───── INPUT MATERIAL

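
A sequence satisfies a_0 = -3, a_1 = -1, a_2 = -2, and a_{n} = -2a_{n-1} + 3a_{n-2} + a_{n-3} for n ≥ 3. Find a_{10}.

The ordinary generating function has denominator 1 + 2z - 3z^2 - z^3.
Iterating the recurrence: a_0,…,a_{10} = -3, -1, -2, -2, -3, -2, -7, 5, -33, 74, -242.

-242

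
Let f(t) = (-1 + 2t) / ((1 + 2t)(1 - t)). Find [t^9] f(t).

Partial fractions give a closed form: a_n = (-4/3)·(-2)^n + (1/3)·1^n.
At n = 9: a_9 = 683.

683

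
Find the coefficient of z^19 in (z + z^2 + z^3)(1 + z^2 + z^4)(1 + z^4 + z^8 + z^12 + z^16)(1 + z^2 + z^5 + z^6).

11

(z + z^2 + z^3) has coefficients 0,1,1,1 for degrees 0…3.
(1 + z^2 + z^4) has coefficients 1,0,1,0,1,0,0,0,0,0,0,0,0,0,0,0,0,0,0,0 for degrees 0…19.
Multiplying by (1 + z^4 + z^8 + z^12 + z^16) gives running coefficients 1,0,1,0,2,0,1,0,2,0,1,0,2,0,1,0,2,0,1,0 for degrees 0…19.
Finally multiplying by (1 + z^2 + z^5 + z^6), the product of all factors after the first has coefficients 1,0,2,0,3,1,4,1,4,2,5,1,4,2,5,1,4,2,5,1 for degrees 0…19.
[z^19] = 1·5 + 1·2 + 1·4 = 11.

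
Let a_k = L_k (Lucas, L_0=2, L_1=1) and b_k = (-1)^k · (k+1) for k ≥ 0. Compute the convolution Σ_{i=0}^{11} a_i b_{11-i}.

44

Write out a_i and b_{11-i} for i = 0,…,11 and sum the products.
Σ = 2·(-12) + 1·11 + 3·(-10) + 4·9 + 7·(-8) + 11·7 + 18·(-6) + 29·5 + 47·(-4) + 76·3 + 123·(-2) + 199·1 = 44.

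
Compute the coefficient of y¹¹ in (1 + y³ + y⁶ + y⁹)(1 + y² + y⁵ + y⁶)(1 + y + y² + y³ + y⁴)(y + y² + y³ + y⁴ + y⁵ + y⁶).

(1 + y³ + y⁶ + y⁹) has coefficients 1,0,0,1,0,0,1,0,0,1 for degrees 0…9.
(1 + y² + y⁵ + y⁶) has coefficients 1,0,1,0,0,1,1,0,0,0,0,0 for degrees 0…11.
Multiplying by (1 + y + y² + y³ + y⁴) gives running coefficients 1,1,2,2,2,2,3,2,2,2,1,0 for degrees 0…11.
Finally multiplying by (y + y² + y³ + y⁴ + y⁵ + y⁶), the product of all factors after the first has coefficients 0,1,2,4,6,8,10,12,13,13,13,12 for degrees 0…11.
[y¹¹] = 1·12 + 1·13 + 1·8 + 1·2 = 35.

35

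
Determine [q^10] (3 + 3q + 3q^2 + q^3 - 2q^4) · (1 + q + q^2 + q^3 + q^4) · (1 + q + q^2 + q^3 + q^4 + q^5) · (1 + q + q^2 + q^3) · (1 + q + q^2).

(3 + 3q + 3q^2 + q^3 - 2q^4) has coefficients 3,3,3,1,-2 for degrees 0…4.
(1 + q + q^2 + q^3 + q^4) has coefficients 1,1,1,1,1,0,0,0,0,0,0 for degrees 0…10.
Multiplying by (1 + q + q^2 + q^3 + q^4 + q^5) gives running coefficients 1,2,3,4,5,5,4,3,2,1,0 for degrees 0…10.
Multiplying by (1 + q + q^2 + q^3) gives running coefficients 1,3,6,10,14,17,18,17,14,10,6 for degrees 0…10.
Finally multiplying by (1 + q + q^2), the product of all factors after the first has coefficients 1,4,10,19,30,41,49,52,49,41,30 for degrees 0…10.
[q^10] = 3·30 + 3·41 + 3·49 + 1·52 − 2·49 = 314.

314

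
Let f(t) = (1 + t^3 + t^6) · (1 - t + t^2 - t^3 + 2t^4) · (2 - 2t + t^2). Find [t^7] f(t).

3

(1 + t^3 + t^6) has coefficients 1,0,0,1,0,0,1 for degrees 0…6.
(1 - t + t^2 - t^3 + 2t^4) has coefficients 1,-1,1,-1,2,0,0,0 for degrees 0…7.
Finally multiplying by (2 - 2t + t^2), the product of all factors after the first has coefficients 2,-4,5,-5,7,-5,2,0 for degrees 0…7.
[t^7] = 1·0 + 1·7 + 1·(-4) = 3.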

──────────

ACTION ITEM
Word for word, repeat every line of the data.

RESULT FOR THIS EXERCISE
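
A sequence satisfies a_0 = -3, a_1 = -1, a_2 = -2, and a_{n} = -2a_{n-1} + 3a_{n-2} + a_{n-3} for n ≥ 3. Find a_{10}.

The ordinary generating function has denominator 1 + 2z - 3z^2 - z^3.
Iterating the recurrence: a_0,…,a_{10} = -3, -1, -2, -2, -3, -2, -7, 5, -33, 74, -242.

-242

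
Let f(t) = (-1 + 2t) / ((1 + 2t)(1 - t)). Find [t^9] f(t).

Partial fractions give a closed form: a_n = (-4/3)·(-2)^n + (1/3)·1^n.
At n = 9: a_9 = 683.

683

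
Find the coefficient of z^19 in (z + z^2 + z^3)(1 + z^2 + z^4)(1 + z^4 + z^8 + z^12 + z^16)(1 + z^2 + z^5 + z^6).

11

(z + z^2 + z^3) has coefficients 0,1,1,1 for degrees 0…3.
(1 + z^2 + z^4) has coefficients 1,0,1,0,1,0,0,0,0,0,0,0,0,0,0,0,0,0,0,0 for degrees 0…19.
Multiplying by (1 + z^4 + z^8 + z^12 + z^16) gives running coefficients 1,0,1,0,2,0,1,0,2,0,1,0,2,0,1,0,2,0,1,0 for degrees 0…19.
Finally multiplying by (1 + z^2 + z^5 + z^6), the product of all factors after the first has coefficients 1,0,2,0,3,1,4,1,4,2,5,1,4,2,5,1,4,2,5,1 for degrees 0…19.
[z^19] = 1·5 + 1·2 + 1·4 = 11.

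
Let a_k = L_k (Lucas, L_0=2, L_1=1) and b_k = (-1)^k · (k+1) for k ≥ 0. Compute the convolution Σ_{i=0}^{11} a_i b_{11-i}.

44

Write out a_i and b_{11-i} for i = 0,…,11 and sum the products.
Σ = 2·(-12) + 1·11 + 3·(-10) + 4·9 + 7·(-8) + 11·7 + 18·(-6) + 29·5 + 47·(-4) + 76·3 + 123·(-2) + 199·1 = 44.

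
Compute the coefficient of y¹¹ in (1 + y³ + y⁶ + y⁹)(1 + y² + y⁵ + y⁶)(1 + y + y² + y³ + y⁴)(y + y² + y³ + y⁴ + y⁵ + y⁶).

(1 + y³ + y⁶ + y⁹) has coefficients 1,0,0,1,0,0,1,0,0,1 for degrees 0…9.
(1 + y² + y⁵ + y⁶) has coefficients 1,0,1,0,0,1,1,0,0,0,0,0 for degrees 0…11.
Multiplying by (1 + y + y² + y³ + y⁴) gives running coefficients 1,1,2,2,2,2,3,2,2,2,1,0 for degrees 0…11.
Finally multiplying by (y + y² + y³ + y⁴ + y⁵ + y⁶), the product of all factors after the first has coefficients 0,1,2,4,6,8,10,12,13,13,13,12 for degrees 0…11.
[y¹¹] = 1·12 + 1·13 + 1·8 + 1·2 = 35.

35

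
Determine [q^10] (3 + 3q + 3q^2 + q^3 - 2q^4) · (1 + q + q^2 + q^3 + q^4) · (1 + q + q^2 + q^3 + q^4 + q^5) · (1 + q + q^2 + q^3) · (1 + q + q^2).

(3 + 3q + 3q^2 + q^3 - 2q^4) has coefficients 3,3,3,1,-2 for degrees 0…4.
(1 + q + q^2 + q^3 + q^4) has coefficients 1,1,1,1,1,0,0,0,0,0,0 for degrees 0…10.
Multiplying by (1 + q + q^2 + q^3 + q^4 + q^5) gives running coefficients 1,2,3,4,5,5,4,3,2,1,0 for degrees 0…10.
Multiplying by (1 + q + q^2 + q^3) gives running coefficients 1,3,6,10,14,17,18,17,14,10,6 for degrees 0…10.
Finally multiplying by (1 + q + q^2), the product of all factors after the first has coefficients 1,4,10,19,30,41,49,52,49,41,30 for degrees 0…10.
[q^10] = 3·30 + 3·41 + 3·49 + 1·52 − 2·49 = 314.

314

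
Let f(t) = (1 + t^3 + t^6) · (1 - t + t^2 - t^3 + 2t^4) · (2 - 2t + t^2). Find [t^7] f(t).

3

(1 + t^3 + t^6) has coefficients 1,0,0,1,0,0,1 for degrees 0…6.
(1 - t + t^2 - t^3 + 2t^4) has coefficients 1,-1,1,-1,2,0,0,0 for degrees 0…7.
Finally multiplying by (2 - 2t + t^2), the product of all factors after the first has coefficients 2,-4,5,-5,7,-5,2,0 for degrees 0…7.
[t^7] = 1·0 + 1·7 + 1·(-4) = 3.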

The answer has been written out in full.